→ **WORK ORDER**:
Return, exactly, the line that contains "List every pure-strategy" together with all lines after it to the end of the entries, and no further lines.

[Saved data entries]
---

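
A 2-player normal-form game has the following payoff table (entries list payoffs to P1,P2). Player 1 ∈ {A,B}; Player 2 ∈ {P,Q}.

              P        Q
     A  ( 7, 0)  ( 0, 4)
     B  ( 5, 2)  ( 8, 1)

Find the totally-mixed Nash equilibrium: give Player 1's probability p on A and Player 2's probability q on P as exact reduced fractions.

P1 indiff ⇒ q·7+(1-q)·0 = q·5+(1-q)·8 ⇒ q(2) = (1-q)(8) ⇒ q = 4/5
P2 indiff ⇒ p·0+(1-p)·2 = p·4+(1-p)·1 ⇒ p(-4) = (1-p)(-1) ⇒ p = 1/5

(p,q) = (1/5, 4/5)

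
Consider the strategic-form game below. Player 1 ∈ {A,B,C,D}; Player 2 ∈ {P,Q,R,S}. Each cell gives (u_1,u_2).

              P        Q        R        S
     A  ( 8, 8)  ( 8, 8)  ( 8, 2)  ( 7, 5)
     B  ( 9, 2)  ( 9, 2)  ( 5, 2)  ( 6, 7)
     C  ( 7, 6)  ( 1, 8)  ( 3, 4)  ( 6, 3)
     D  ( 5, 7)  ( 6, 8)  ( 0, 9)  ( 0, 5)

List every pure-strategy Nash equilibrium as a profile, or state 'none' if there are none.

Equilibria: none

(A,P): not NE [P1→B gives 9>8]
(A,Q): not NE [P1→B gives 9>8]
(A,R): not NE [P2→Q gives 8>2]
(A,S): not NE [P2→Q gives 8>5]
(B,P): not NE [P2→S gives 7>2]
(B,Q): not NE [P2→S gives 7>2]
(B,R): not NE [P1→A gives 8>5; P2→S gives 7>2]
(B,S): not NE [P1→A gives 7>6]
(C,P): not NE [P1→B gives 9>7; P2→Q gives 8>6]
(C,Q): not NE [P1→B gives 9>1]
(C,R): not NE [P1→A gives 8>3; P2→Q gives 8>4]
(C,S): not NE [P1→A gives 7>6; P2→Q gives 8>3]
(D,P): not NE [P1→B gives 9>5; P2→R gives 9>7]
(D,Q): not NE [P1→B gives 9>6; P2→R gives 9>8]
(D,R): not NE [P1→A gives 8>0]
(D,S): not NE [P1→A gives 7>0; P2→R gives 9>5]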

---

→ **SOLUTION**:
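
List every pure-strategy Nash equilibrium as a profile, or state 'none' if there are none.

Equilibria: none

(A,P): not NE [P1→B gives 9>8]
(A,Q): not NE [P1→B gives 9>8]
(A,R): not NE [P2→Q gives 8>2]
(A,S): not NE [P2→Q gives 8>5]
(B,P): not NE [P2→S gives 7>2]
(B,Q): not NE [P2→S gives 7>2]
(B,R): not NE [P1→A gives 8>5; P2→S gives 7>2]
(B,S): not NE [P1→A gives 7>6]
(C,P): not NE [P1→B gives 9>7; P2→Q gives 8>6]
(C,Q): not NE [P1→B gives 9>1]
(C,R): not NE [P1→A gives 8>3; P2→Q gives 8>4]
(C,S): not NE [P1→A gives 7>6; P2→Q gives 8>3]
(D,P): not NE [P1→B gives 9>5; P2→R gives 9>7]
(D,Q): not NE [P1→B gives 9>6; P2→R gives 9>8]
(D,R): not NE [P1→A gives 8>0]
(D,S): not NE [P1→A gives 7>0; P2→R gives 9>5]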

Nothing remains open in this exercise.